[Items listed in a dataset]
....

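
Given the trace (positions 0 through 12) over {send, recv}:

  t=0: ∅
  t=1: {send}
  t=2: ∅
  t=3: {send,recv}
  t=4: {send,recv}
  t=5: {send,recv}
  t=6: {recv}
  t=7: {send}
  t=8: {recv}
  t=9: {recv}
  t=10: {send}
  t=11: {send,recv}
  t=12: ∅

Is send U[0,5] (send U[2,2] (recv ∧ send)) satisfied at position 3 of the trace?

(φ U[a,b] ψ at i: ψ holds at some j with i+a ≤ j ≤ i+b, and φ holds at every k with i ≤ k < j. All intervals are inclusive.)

True

Need some j in [3,8] with (send U[2,2] (recv ∧ send)), and send at every k in [3,j-1].
  j=3: (send U[2,2] (recv ∧ send)) holds; no prefix to check → satisfied.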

....

Every line above should be reproduced precisely.

• Written response:
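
Given the trace (positions 0 through 12) over {send, recv}:

  t=0: ∅
  t=1: {send}
  t=2: ∅
  t=3: {send,recv}
  t=4: {send,recv}
  t=5: {send,recv}
  t=6: {recv}
  t=7: {send}
  t=8: {recv}
  t=9: {recv}
  t=10: {send}
  t=11: {send,recv}
  t=12: ∅

Is send U[0,5] (send U[2,2] (recv ∧ send)) satisfied at position 3 of the trace?

(φ U[a,b] ψ at i: ψ holds at some j with i+a ≤ j ≤ i+b, and φ holds at every k with i ≤ k < j. All intervals are inclusive.)

True

Need some j in [3,8] with (send U[2,2] (recv ∧ send)), and send at every k in [3,j-1].
  j=3: (send U[2,2] (recv ∧ send)) holds; no prefix to check → satisfied.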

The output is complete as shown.